**Exercise brief:** In the data that follows, find the line with "Stream F6 (1629"; transcribe it, every later line up to the one with "Fresh feed S8", and that line as well, exactly and with no others.

Stored data entries

————

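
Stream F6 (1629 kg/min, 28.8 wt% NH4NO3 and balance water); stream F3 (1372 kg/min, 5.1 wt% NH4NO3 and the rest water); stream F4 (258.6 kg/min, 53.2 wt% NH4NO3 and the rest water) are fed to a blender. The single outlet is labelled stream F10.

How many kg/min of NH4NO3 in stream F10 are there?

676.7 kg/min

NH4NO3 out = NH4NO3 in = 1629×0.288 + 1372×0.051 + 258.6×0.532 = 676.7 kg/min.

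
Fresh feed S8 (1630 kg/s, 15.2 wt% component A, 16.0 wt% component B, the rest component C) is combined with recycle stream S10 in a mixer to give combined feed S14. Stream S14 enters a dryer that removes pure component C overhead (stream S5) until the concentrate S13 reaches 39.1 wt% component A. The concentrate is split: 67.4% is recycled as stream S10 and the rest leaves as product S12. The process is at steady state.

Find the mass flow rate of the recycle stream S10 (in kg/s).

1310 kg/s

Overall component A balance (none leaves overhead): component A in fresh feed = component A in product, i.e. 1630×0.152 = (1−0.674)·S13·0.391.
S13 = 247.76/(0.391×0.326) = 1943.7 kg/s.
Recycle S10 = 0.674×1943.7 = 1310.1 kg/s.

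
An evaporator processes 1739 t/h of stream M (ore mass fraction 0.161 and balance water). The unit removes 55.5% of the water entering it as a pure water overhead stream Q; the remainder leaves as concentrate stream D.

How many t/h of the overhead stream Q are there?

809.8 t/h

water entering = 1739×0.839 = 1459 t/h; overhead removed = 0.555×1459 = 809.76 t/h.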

————

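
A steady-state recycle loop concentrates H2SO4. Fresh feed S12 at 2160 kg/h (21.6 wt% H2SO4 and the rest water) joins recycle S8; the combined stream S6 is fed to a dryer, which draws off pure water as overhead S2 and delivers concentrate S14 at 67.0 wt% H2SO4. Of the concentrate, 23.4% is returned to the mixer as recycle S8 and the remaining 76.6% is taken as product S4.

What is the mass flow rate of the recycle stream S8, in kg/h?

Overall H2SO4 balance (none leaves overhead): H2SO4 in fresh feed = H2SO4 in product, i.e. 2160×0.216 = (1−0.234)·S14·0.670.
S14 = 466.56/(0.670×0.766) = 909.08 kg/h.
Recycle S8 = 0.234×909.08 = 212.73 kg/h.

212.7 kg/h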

————

**Expected answer:**
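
Stream F6 (1629 kg/min, 28.8 wt% NH4NO3 and balance water); stream F3 (1372 kg/min, 5.1 wt% NH4NO3 and the rest water); stream F4 (258.6 kg/min, 53.2 wt% NH4NO3 and the rest water) are fed to a blender. The single outlet is labelled stream F10.

How many kg/min of NH4NO3 in stream F10 are there?

676.7 kg/min

NH4NO3 out = NH4NO3 in = 1629×0.288 + 1372×0.051 + 258.6×0.532 = 676.7 kg/min.

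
Fresh feed S8 (1630 kg/s, 15.2 wt% component A, 16.0 wt% component B, the rest component C) is combined with recycle stream S10 in a mixer to give combined feed S14. Stream S14 enters a dryer that removes pure component C overhead (stream S5) until the concentrate S13 reaches 39.1 wt% component A. The concentrate is split: 67.4% is recycled as stream S10 and the rest leaves as product S12. The process is at steady state.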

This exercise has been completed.